EXERCISE DETAILS: Give every line of the listing back, exactly as written.

SOURCE DATA:
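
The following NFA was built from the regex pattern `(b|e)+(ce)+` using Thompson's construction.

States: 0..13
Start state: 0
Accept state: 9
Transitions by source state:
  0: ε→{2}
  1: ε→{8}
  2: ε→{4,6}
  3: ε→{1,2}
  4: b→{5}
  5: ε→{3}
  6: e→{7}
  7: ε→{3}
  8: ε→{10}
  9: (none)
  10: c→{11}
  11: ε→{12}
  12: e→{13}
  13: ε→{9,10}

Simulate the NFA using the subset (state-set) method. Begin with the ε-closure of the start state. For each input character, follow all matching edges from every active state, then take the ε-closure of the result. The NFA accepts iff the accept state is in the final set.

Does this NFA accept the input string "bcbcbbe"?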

EXPECTED ANSWER:
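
The following NFA was built from the regex pattern `(b|e)+(ce)+` using Thompson's construction.

States: 0..13
Start state: 0
Accept state: 9
Transitions by source state:
  0: ε→{2}
  1: ε→{8}
  2: ε→{4,6}
  3: ε→{1,2}
  4: b→{5}
  5: ε→{3}
  6: e→{7}
  7: ε→{3}
  8: ε→{10}
  9: (none)
  10: c→{11}
  11: ε→{12}
  12: e→{13}
  13: ε→{9,10}

Simulate the NFA using the subset (state-set) method. Begin with the ε-closure of the start state. For each input character, follow all matching edges from every active state, then take the ε-closure of the result. The NFA accepts iff the accept state is in the final set.

Does this NFA accept the input string "bcbcbbe"?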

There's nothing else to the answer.